[What you will do] Beneath this instruction is a block of data; output from it exactly the lines that run from the one containing "R22. If it has" through the one containing "R24. Whenever it is in state", inclusive.
======== Input
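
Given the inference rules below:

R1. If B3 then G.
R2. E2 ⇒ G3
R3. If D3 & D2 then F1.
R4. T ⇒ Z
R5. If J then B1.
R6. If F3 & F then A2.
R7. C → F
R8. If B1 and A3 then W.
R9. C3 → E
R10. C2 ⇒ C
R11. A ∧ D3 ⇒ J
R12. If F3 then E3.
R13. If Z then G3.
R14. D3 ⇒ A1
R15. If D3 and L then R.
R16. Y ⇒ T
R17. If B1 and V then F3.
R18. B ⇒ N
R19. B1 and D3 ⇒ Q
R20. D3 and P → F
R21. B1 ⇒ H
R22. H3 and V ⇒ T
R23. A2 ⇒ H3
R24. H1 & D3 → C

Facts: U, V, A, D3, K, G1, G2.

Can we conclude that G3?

No

Forward chaining from the given facts derives: J, A1, B1, F3, Q, H, E3.
Rules concluding G3: R2 needs E2; R13 needs Z — none of these are established.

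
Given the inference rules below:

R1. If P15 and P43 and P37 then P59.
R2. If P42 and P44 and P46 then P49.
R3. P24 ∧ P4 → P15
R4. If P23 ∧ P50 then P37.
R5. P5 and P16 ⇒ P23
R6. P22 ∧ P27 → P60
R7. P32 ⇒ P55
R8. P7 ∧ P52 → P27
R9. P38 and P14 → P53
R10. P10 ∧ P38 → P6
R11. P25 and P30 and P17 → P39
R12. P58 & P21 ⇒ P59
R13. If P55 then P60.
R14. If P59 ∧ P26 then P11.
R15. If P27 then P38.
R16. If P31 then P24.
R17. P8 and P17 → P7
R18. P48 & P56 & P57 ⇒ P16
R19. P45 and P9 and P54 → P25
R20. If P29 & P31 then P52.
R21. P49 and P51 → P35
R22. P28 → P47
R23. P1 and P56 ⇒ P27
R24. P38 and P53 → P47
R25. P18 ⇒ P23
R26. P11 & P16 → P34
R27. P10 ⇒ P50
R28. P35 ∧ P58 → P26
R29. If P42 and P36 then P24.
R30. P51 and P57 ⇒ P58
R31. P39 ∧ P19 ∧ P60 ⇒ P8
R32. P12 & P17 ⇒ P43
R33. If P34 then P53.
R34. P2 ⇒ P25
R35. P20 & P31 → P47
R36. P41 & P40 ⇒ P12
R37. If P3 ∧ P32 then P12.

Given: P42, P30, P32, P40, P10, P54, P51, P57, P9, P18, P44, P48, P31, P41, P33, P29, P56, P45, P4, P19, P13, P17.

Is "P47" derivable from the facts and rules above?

Forward chaining from the given facts derives: P55, P60, P24, P16, P25, P52, P23, P50, P58, P12, P15, P37, P39, P8, P43, P59, P7, P27, P38, P6.
Rules concluding P47: R22 needs P28; R24 needs P53; R35 needs P20 — none of these are established.

No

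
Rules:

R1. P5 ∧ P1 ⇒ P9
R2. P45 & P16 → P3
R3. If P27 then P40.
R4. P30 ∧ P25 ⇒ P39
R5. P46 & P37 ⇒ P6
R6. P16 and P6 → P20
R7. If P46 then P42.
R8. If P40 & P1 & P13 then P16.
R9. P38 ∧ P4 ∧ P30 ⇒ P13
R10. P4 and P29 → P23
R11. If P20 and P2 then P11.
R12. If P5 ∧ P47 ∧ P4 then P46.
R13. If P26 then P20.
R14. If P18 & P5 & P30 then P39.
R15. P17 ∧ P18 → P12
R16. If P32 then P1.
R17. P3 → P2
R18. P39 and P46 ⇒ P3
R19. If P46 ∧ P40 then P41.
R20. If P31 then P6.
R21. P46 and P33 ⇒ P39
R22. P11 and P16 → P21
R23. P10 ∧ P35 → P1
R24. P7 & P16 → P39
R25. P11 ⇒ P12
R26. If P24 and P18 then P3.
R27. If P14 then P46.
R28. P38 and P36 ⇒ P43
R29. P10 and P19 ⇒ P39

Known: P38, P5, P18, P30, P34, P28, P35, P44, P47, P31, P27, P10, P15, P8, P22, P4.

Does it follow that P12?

Yes

P40  (by R3: P27)
P13  (by R9: P38, P4, P30)
P46  (by R12: P5, P47, P4)
P39  (by R14: P18, P5, P30)
P3  (by R18: P39, P46)
P6  (by R20: P31)
P1  (by R23: P10, P35)
P16  (by R8: P40, P1, P13)
P2  (by R17: P3)
P20  (by R6: P16, P6)
P11  (by R11: P20, P2)
P12  (by R25: P11)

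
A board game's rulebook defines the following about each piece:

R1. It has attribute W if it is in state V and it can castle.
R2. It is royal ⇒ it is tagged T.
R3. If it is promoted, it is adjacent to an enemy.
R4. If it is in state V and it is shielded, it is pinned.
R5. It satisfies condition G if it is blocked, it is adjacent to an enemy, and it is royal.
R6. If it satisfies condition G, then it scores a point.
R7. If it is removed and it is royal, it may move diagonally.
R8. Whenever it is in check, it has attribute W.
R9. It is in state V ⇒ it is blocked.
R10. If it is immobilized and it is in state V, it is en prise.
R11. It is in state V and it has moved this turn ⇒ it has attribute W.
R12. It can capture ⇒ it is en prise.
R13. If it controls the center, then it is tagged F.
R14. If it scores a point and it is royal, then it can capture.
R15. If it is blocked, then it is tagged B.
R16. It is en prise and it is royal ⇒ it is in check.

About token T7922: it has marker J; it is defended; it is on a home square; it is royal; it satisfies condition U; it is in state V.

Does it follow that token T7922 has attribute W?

No

Forward chaining from the given facts derives: is tagged T, is blocked, is tagged B.
Rules concluding "it has attribute W": R1 needs "it can castle"; R8 needs "it is in check"; R11 needs "it has moved this turn" — none of these are established.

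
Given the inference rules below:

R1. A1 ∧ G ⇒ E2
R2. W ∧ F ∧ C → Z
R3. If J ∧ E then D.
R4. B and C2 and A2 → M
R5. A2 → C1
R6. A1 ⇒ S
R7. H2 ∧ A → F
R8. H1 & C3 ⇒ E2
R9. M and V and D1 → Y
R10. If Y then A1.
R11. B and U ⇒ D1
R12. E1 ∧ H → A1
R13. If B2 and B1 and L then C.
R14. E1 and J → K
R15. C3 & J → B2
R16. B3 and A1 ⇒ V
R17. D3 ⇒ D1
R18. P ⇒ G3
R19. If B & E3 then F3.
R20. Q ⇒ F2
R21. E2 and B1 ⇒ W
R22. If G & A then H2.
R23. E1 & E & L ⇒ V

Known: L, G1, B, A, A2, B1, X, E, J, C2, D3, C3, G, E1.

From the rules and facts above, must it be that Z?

Yes

M  (by R4: B, C2, A2)
B2  (by R15: C3, J)
D1  (by R17: D3)
H2  (by R22: G, A)
V  (by R23: E1, E, L)
F  (by R7: H2, A)
Y  (by R9: M, V, D1)
A1  (by R10: Y)
C  (by R13: B2, B1, L)
E2  (by R1: A1, G)
W  (by R21: E2, B1)
Z  (by R2: W, F, C)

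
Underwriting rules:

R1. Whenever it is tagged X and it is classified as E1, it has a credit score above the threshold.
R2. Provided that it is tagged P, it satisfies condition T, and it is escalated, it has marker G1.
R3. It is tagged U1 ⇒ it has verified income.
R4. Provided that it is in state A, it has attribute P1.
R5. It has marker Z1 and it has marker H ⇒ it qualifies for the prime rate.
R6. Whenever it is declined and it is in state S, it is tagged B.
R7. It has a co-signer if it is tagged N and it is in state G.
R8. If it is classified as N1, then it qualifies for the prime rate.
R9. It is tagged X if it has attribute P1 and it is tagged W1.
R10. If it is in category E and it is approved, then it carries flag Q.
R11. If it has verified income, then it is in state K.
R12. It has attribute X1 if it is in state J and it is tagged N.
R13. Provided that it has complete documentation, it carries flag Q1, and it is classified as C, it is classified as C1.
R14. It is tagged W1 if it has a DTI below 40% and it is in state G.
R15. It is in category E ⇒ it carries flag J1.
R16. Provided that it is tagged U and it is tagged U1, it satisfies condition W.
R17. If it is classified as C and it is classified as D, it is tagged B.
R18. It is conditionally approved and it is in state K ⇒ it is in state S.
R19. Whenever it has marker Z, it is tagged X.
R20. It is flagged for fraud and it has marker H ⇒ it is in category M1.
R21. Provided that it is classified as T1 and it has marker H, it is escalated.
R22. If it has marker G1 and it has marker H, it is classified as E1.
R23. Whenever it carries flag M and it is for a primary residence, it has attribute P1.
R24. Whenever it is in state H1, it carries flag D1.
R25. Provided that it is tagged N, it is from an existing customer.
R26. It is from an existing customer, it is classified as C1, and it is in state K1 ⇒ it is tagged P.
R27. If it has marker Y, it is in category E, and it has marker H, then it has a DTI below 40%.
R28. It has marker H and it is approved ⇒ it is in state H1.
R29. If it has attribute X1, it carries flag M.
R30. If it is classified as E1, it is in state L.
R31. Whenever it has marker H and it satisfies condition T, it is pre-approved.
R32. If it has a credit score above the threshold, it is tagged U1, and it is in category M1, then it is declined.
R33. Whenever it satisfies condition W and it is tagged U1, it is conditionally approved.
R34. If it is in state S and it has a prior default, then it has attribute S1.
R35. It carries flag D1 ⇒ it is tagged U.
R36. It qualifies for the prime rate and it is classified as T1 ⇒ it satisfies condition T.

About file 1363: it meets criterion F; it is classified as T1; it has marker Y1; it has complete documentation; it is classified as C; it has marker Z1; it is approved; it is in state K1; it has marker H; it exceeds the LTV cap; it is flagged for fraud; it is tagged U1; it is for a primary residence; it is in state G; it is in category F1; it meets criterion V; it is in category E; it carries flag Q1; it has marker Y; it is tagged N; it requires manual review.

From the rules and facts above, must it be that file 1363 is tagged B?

Forward chaining from the given facts derives: has verified income, qualifies for the prime rate, has a co-signer, carries flag Q, is in state K, is classified as C1, carries flag J1, is in category M1, is escalated, is from an existing customer, is tagged P, has a DTI below 40%, is in state H1, satisfies condition T, has marker G1, is tagged W1, is classified as E1, carries flag D1, is in state L, is pre-approved, is tagged U, satisfies condition W, is conditionally approved, is in state S.
Rules concluding "it is tagged B": R6 needs "it is declined"; R17 needs "it is classified as D" — none of these are established.

No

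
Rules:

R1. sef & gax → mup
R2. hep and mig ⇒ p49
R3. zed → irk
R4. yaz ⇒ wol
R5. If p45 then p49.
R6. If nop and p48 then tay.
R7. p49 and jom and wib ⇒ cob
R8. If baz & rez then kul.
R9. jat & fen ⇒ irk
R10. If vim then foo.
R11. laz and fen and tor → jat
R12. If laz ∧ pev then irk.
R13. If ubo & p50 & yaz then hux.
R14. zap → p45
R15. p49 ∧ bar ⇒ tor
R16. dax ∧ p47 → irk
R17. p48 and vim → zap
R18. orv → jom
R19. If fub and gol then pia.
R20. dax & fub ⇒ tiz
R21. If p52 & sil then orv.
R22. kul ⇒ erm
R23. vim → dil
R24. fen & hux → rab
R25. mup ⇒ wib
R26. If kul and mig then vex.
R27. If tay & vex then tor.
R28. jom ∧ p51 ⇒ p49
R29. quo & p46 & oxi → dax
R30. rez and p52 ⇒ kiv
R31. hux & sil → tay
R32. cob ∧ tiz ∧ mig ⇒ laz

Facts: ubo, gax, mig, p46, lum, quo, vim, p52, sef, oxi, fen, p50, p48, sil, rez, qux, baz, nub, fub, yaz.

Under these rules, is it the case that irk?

Yes

mup  (by R1: sef, gax)
kul  (by R8: baz, rez)
hux  (by R13: ubo, p50, yaz)
zap  (by R17: p48, vim)
orv  (by R21: p52, sil)
wib  (by R25: mup)
vex  (by R26: kul, mig)
dax  (by R29: quo, p46, oxi)
tay  (by R31: hux, sil)
p45  (by R14: zap)
jom  (by R18: orv)
tiz  (by R20: dax, fub)
tor  (by R27: tay, vex)
p49  (by R5: p45)
cob  (by R7: p49, jom, wib)
laz  (by R32: cob, tiz, mig)
jat  (by R11: laz, fen, tor)
irk  (by R9: jat, fen)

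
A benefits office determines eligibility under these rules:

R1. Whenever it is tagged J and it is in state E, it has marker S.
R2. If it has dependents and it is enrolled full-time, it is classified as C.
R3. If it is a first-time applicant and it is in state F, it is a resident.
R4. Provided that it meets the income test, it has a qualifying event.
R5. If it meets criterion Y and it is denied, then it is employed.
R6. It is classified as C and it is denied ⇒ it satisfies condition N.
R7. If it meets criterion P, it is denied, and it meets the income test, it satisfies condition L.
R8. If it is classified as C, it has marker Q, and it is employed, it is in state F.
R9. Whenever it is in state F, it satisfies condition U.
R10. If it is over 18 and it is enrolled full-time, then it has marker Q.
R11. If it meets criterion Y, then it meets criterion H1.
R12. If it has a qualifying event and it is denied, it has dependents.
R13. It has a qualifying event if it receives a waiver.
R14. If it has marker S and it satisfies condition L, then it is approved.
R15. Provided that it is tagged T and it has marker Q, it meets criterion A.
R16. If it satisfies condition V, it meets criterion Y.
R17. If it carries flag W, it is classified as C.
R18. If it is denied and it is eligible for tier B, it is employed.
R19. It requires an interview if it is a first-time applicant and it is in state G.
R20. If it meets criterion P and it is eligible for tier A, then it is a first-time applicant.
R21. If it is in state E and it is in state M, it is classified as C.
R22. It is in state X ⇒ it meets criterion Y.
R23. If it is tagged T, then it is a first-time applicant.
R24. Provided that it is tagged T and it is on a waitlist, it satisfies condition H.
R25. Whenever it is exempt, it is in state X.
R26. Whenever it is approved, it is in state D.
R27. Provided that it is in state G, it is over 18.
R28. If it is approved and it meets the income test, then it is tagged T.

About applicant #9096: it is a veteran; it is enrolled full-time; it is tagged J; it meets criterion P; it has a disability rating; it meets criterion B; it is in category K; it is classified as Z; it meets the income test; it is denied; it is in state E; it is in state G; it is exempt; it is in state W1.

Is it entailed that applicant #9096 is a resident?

By R1 (it is tagged J, it is in state E): it has marker S.
By R4 (it meets the income test): it has a qualifying event.
By R7 (it meets criterion P, it is denied, it meets the income test): it satisfies condition L.
By R12 (it has a qualifying event, it is denied): it has dependents.
By R14 (it has marker S, it satisfies condition L): it is approved.
By R25 (it is exempt): it is in state X.
By R27 (it is in state G): it is over 18.
By R28 (it is approved, it meets the income test): it is tagged T.
By R2 (it has dependents, it is enrolled full-time): it is classified as C.
By R10 (it is over 18, it is enrolled full-time): it has marker Q.
By R22 (it is in state X): it meets criterion Y.
By R23 (it is tagged T): it is a first-time applicant.
By R5 (it meets criterion Y, it is denied): it is employed.
By R8 (it is classified as C, it has marker Q, it is employed): it is in state F.
By R3 (it is a first-time applicant, it is in state F): it is a resident.

Yes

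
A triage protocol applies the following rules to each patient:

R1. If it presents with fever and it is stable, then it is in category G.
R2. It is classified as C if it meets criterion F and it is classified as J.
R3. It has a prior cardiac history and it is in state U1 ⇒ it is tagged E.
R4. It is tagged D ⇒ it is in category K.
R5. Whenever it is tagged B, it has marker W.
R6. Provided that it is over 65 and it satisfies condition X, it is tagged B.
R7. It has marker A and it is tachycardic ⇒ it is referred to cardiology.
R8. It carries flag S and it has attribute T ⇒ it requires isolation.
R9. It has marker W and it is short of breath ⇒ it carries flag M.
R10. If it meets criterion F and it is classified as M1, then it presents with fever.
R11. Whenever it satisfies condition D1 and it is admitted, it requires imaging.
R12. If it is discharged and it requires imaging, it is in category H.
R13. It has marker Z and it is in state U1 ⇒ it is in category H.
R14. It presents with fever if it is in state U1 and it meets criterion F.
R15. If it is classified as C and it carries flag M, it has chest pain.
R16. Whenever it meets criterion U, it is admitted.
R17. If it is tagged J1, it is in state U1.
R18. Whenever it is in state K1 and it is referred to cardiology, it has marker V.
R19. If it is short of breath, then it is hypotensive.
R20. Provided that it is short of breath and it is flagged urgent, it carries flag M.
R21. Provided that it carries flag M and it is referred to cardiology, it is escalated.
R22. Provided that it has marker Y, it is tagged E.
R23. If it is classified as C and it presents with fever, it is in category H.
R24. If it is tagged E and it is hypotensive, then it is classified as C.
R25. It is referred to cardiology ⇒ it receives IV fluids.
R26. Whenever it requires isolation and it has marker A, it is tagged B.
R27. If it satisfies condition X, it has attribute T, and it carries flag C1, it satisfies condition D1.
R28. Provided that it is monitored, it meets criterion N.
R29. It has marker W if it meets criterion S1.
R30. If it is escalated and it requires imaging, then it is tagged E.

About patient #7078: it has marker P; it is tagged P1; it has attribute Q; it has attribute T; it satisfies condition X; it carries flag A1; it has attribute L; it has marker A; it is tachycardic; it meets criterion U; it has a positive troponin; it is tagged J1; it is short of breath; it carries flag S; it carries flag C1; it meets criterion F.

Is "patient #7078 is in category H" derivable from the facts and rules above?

By R7 (it has marker A, it is tachycardic): it is referred to cardiology.
By R8 (it carries flag S, it has attribute T): it requires isolation.
By R16 (it meets criterion U): it is admitted.
By R17 (it is tagged J1): it is in state U1.
By R19 (it is short of breath): it is hypotensive.
By R26 (it requires isolation, it has marker A): it is tagged B.
By R27 (it satisfies condition X, it has attribute T, it carries flag C1): it satisfies condition D1.
By R5 (it is tagged B): it has marker W.
By R9 (it has marker W, it is short of breath): it carries flag M.
By R11 (it satisfies condition D1, it is admitted): it requires imaging.
By R14 (it is in state U1, it meets criterion F): it presents with fever.
By R21 (it carries flag M, it is referred to cardiology): it is escalated.
By R30 (it is escalated, it requires imaging): it is tagged E.
By R24 (it is tagged E, it is hypotensive): it is classified as C.
By R23 (it is classified as C, it presents with fever): it is in category H.

Yes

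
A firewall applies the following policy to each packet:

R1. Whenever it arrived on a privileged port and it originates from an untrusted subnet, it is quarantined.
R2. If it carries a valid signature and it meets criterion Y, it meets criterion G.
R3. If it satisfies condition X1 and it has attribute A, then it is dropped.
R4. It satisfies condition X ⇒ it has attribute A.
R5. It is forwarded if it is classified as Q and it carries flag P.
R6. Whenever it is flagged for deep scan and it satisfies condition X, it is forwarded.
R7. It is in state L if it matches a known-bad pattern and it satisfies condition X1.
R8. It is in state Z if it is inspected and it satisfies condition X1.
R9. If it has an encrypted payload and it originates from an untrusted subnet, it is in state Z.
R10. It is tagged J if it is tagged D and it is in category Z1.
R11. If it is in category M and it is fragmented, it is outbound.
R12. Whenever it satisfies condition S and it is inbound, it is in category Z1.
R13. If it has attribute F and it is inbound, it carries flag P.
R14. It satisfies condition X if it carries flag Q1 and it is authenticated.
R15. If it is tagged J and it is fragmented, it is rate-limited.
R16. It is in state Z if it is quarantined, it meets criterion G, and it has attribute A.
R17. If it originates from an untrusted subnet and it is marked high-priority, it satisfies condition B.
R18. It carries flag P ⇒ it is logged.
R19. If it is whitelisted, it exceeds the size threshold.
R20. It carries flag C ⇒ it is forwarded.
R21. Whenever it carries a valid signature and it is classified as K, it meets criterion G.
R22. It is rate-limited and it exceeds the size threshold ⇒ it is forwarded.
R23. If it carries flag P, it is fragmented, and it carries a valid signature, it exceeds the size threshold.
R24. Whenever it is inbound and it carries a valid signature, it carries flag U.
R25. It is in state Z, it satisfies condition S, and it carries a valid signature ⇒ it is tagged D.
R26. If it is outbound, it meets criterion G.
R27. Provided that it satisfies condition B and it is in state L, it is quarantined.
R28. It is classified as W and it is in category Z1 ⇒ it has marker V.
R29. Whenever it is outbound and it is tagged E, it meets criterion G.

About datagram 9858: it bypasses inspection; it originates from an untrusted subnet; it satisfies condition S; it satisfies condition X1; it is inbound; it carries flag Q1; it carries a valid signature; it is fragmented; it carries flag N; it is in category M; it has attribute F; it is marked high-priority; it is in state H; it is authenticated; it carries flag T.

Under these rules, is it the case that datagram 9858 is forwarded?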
================
[The completed task]
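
R22. If it has marker G1 and it has marker H, it is classified as E1.
R23. Whenever it carries flag M and it is for a primary residence, it has attribute P1.
R24. Whenever it is in state H1, it carries flag D1.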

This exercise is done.